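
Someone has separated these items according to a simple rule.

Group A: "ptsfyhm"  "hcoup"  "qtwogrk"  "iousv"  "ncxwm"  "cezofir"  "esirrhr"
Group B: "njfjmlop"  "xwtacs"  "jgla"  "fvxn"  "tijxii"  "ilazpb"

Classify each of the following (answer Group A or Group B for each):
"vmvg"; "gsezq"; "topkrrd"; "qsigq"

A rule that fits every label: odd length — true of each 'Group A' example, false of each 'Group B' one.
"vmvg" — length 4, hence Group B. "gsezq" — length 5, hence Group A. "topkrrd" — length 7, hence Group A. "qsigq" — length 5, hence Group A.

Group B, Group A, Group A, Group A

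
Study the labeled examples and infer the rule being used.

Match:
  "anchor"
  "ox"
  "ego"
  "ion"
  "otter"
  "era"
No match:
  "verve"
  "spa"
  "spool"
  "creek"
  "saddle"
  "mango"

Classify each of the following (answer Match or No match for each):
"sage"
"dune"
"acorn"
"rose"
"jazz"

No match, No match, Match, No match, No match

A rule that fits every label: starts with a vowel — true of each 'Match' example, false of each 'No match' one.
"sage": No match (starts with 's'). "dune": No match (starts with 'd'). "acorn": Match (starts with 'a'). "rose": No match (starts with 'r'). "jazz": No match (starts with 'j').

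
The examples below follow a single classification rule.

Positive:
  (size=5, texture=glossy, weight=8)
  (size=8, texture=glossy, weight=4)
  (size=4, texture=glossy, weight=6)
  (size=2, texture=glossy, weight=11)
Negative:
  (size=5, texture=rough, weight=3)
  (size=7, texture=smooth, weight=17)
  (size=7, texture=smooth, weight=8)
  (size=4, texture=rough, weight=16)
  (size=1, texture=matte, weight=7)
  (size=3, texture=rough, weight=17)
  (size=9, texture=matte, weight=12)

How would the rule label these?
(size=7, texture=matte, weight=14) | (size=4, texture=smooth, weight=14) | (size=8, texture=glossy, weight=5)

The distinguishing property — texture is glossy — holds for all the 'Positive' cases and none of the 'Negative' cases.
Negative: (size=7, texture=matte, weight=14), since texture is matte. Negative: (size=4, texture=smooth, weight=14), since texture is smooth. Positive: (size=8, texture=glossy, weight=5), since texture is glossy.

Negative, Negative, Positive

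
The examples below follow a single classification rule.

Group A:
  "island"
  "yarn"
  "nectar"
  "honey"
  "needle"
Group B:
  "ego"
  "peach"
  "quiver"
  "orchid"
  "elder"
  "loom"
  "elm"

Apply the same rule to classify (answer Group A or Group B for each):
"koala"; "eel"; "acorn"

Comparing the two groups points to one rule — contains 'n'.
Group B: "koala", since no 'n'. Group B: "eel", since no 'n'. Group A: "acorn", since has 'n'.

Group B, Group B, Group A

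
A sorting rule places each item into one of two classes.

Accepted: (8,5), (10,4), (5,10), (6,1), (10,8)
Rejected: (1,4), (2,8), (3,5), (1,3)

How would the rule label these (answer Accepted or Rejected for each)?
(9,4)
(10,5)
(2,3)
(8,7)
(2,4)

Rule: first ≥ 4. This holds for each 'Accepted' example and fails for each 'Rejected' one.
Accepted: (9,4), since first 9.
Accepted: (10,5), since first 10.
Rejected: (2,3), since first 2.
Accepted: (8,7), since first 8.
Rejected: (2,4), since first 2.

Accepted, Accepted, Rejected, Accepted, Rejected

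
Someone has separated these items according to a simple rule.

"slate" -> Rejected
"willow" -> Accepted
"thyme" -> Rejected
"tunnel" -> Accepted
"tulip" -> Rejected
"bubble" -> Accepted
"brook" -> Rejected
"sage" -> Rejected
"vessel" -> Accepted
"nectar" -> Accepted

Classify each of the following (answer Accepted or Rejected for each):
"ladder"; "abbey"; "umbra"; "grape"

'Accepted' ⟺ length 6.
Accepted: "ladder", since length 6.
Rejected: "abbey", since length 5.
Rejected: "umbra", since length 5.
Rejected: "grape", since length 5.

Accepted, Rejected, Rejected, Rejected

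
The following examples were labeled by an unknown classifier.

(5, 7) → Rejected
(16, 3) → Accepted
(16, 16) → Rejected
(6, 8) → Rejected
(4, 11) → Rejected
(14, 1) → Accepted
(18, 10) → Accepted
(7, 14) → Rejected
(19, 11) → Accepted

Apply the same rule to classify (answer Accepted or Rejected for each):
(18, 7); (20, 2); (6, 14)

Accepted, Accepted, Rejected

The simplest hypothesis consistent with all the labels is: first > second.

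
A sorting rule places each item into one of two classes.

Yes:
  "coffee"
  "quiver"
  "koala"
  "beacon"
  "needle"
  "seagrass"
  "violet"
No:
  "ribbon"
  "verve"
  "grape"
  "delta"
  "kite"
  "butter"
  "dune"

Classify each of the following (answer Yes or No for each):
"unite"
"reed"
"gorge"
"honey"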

--------------------------------------------------

**WHAT IS EXPECTED:** Give back the whole listing. Match it exactly.

**RESPONSE AREA:**
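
Someone has separated these items according to a simple rule.

Group A: "ptsfyhm"  "hcoup"  "qtwogrk"  "iousv"  "ncxwm"  "cezofir"  "esirrhr"
Group B: "njfjmlop"  "xwtacs"  "jgla"  "fvxn"  "tijxii"  "ilazpb"

Classify each of the following (answer Group A or Group B for each):
"vmvg"; "gsezq"; "topkrrd"; "qsigq"

A rule that fits every label: odd length — true of each 'Group A' example, false of each 'Group B' one.
"vmvg" — length 4, hence Group B. "gsezq" — length 5, hence Group A. "topkrrd" — length 7, hence Group A. "qsigq" — length 5, hence Group A.

Group B, Group A, Group A, Group A

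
Study the labeled examples and infer the rule being used.

Match:
  "anchor"
  "ox"
  "ego"
  "ion"
  "otter"
  "era"
No match:
  "verve"
  "spa"
  "spool"
  "creek"
  "saddle"
  "mango"

Classify each of the following (answer Match or No match for each):
"sage"
"dune"
"acorn"
"rose"
"jazz"

No match, No match, Match, No match, No match

A rule that fits every label: starts with a vowel — true of each 'Match' example, false of each 'No match' one.
"sage": No match (starts with 's'). "dune": No match (starts with 'd'). "acorn": Match (starts with 'a'). "rose": No match (starts with 'r'). "jazz": No match (starts with 'j').

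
The examples below follow a single classification rule.

Positive:
  (size=5, texture=glossy, weight=8)
  (size=8, texture=glossy, weight=4)
  (size=4, texture=glossy, weight=6)
  (size=2, texture=glossy, weight=11)
Negative:
  (size=5, texture=rough, weight=3)
  (size=7, texture=smooth, weight=17)
  (size=7, texture=smooth, weight=8)
  (size=4, texture=rough, weight=16)
  (size=1, texture=matte, weight=7)
  (size=3, texture=rough, weight=17)
  (size=9, texture=matte, weight=12)

How would the rule label these?
(size=7, texture=matte, weight=14) | (size=4, texture=smooth, weight=14) | (size=8, texture=glossy, weight=5)

The distinguishing property — texture is glossy — holds for all the 'Positive' cases and none of the 'Negative' cases.
Negative: (size=7, texture=matte, weight=14), since texture is matte. Negative: (size=4, texture=smooth, weight=14), since texture is smooth. Positive: (size=8, texture=glossy, weight=5), since texture is glossy.

Negative, Negative, Positive

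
The examples below follow a single classification rule.

Group A:
  "island"
  "yarn"
  "nectar"
  "honey"
  "needle"
Group B:
  "ego"
  "peach"
  "quiver"
  "orchid"
  "elder"
  "loom"
  "elm"

Apply the same rule to classify (answer Group A or Group B for each):
"koala"; "eel"; "acorn"

Comparing the two groups points to one rule — contains 'n'.
Group B: "koala", since no 'n'. Group B: "eel", since no 'n'. Group A: "acorn", since has 'n'.

Group B, Group B, Group A

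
A sorting rule places each item into one of two classes.

Accepted: (8,5), (10,4), (5,10), (6,1), (10,8)
Rejected: (1,4), (2,8), (3,5), (1,3)

How would the rule label these (answer Accepted or Rejected for each)?
(9,4)
(10,5)
(2,3)
(8,7)
(2,4)

Rule: first ≥ 4. This holds for each 'Accepted' example and fails for each 'Rejected' one.
Accepted: (9,4), since first 9.
Accepted: (10,5), since first 10.
Rejected: (2,3), since first 2.
Accepted: (8,7), since first 8.
Rejected: (2,4), since first 2.

Accepted, Accepted, Rejected, Accepted, Rejected

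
Someone has separated these items according to a simple rule.

"slate" -> Rejected
"willow" -> Accepted
"thyme" -> Rejected
"tunnel" -> Accepted
"tulip" -> Rejected
"bubble" -> Accepted
"brook" -> Rejected
"sage" -> Rejected
"vessel" -> Accepted
"nectar" -> Accepted

Classify each of the following (answer Accepted or Rejected for each):
"ladder"; "abbey"; "umbra"; "grape"

'Accepted' ⟺ length 6.
Accepted: "ladder", since length 6.
Rejected: "abbey", since length 5.
Rejected: "umbra", since length 5.
Rejected: "grape", since length 5.

Accepted, Rejected, Rejected, Rejected

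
The following examples were labeled by an unknown classifier.

(5, 7) → Rejected
(16, 3) → Accepted
(16, 16) → Rejected
(6, 8) → Rejected
(4, 11) → Rejected
(14, 1) → Accepted
(18, 10) → Accepted
(7, 14) → Rejected
(19, 11) → Accepted

Apply the same rule to classify (answer Accepted or Rejected for each):
(18, 7); (20, 2); (6, 14)

Accepted, Accepted, Rejected

The simplest hypothesis consistent with all the labels is: first > second.

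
A sorting rule places each item into one of two classes.

Yes:
  "coffee"
  "quiver"
  "koala"
  "beacon"
  "needle"
  "seagrass"
  "violet"
No:
  "ribbon"
  "verve"
  "grape"
  "delta"
  "kite"
  "butter"
  "dune"

Classify each of the following (answer Yes or No for each):
"unite"
"reed"
"gorge"
"honey"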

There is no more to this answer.